HOW TO COMPLETE THIS TASK
Up to and including the line with "- stack.pop() -> x", return every line from the start of the entries below exactly.

(Saved entries)
====

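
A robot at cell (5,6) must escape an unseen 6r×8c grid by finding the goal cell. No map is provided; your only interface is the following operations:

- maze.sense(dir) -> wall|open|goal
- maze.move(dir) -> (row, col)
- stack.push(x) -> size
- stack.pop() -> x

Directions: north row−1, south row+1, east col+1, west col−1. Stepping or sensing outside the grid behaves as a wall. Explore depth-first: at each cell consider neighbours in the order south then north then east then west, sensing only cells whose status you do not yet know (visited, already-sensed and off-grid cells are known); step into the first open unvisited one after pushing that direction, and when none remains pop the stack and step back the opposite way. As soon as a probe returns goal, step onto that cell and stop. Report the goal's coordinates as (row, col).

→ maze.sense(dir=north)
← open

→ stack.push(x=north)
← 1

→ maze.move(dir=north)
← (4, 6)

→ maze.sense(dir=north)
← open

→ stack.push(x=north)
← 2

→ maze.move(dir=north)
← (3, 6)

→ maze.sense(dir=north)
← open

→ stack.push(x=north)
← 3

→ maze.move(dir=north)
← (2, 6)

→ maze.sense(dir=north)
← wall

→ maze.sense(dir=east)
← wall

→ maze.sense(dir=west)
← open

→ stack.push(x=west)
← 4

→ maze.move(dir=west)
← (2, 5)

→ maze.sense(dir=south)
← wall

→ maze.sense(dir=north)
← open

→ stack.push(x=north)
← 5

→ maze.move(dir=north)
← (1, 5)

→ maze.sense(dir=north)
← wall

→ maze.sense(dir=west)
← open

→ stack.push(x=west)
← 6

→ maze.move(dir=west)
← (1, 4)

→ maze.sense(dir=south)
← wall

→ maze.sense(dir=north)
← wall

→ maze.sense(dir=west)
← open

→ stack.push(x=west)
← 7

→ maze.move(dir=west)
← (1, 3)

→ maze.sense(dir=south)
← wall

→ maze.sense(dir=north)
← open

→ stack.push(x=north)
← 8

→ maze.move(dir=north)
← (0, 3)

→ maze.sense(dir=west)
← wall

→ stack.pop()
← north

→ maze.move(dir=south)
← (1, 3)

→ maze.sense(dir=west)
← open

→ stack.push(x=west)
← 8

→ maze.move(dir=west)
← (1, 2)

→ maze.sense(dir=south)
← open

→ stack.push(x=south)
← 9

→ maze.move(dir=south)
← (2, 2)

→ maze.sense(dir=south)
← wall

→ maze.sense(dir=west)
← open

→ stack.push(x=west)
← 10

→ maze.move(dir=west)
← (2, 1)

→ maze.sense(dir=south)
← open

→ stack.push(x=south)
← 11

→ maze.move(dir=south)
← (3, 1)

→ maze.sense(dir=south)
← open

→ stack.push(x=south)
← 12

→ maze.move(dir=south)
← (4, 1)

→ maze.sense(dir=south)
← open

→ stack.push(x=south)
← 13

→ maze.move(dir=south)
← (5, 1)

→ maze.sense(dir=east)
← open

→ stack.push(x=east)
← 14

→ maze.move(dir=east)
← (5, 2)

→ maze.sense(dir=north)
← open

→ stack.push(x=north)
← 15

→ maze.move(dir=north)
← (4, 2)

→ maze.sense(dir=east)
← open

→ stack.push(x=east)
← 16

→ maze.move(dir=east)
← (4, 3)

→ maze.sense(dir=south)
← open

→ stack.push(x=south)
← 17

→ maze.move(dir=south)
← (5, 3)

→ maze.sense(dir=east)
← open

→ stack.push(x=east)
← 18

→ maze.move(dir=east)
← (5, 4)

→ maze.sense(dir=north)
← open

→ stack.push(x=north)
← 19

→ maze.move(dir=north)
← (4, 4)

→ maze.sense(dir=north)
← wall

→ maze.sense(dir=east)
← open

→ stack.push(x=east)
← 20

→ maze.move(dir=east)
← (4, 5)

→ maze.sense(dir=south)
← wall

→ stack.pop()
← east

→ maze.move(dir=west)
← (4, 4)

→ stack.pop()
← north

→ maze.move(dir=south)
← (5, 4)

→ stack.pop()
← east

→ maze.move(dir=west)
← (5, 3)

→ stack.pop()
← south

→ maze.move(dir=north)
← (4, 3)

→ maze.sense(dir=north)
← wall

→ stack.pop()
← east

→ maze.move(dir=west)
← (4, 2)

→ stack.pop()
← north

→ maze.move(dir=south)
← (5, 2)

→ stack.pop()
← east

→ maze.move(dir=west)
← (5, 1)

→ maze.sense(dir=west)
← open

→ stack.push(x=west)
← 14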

====

PROBLEM SOLUTION
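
A robot at cell (5,6) must escape an unseen 6r×8c grid by finding the goal cell. No map is provided; your only interface is the following operations:

- maze.sense(dir) -> wall|open|goal
- maze.move(dir) -> (row, col)
- stack.push(x) -> size
- stack.pop() -> x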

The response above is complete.